- _Task description_:
A single number is the answer: the count of lines in the listing below that contain "premium".

☆ ☆ ☆ ☆ ☆ ☆ ☆

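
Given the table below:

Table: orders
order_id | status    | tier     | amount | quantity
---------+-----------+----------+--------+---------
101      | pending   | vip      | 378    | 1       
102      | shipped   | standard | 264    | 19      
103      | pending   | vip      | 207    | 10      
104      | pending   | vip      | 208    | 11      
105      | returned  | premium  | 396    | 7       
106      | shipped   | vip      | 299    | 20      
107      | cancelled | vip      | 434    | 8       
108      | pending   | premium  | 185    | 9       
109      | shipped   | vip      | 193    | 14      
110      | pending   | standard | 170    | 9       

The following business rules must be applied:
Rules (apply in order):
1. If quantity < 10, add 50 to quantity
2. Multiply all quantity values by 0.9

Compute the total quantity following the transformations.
322.2

Step 1: Apply Rule 1 - Add 50 to records with quantity < 10
  - 5 records affected: 34 + (5 × 50) = 284
  - Unaffected records: 74
  - Sum after Rule 1: 358
Step 2: Apply Rule 2 - Multiply all by 0.9
  - 358 × 0.9 = 322.2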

☆ ☆ ☆ ☆ ☆ ☆ ☆

- _Written answer_:
2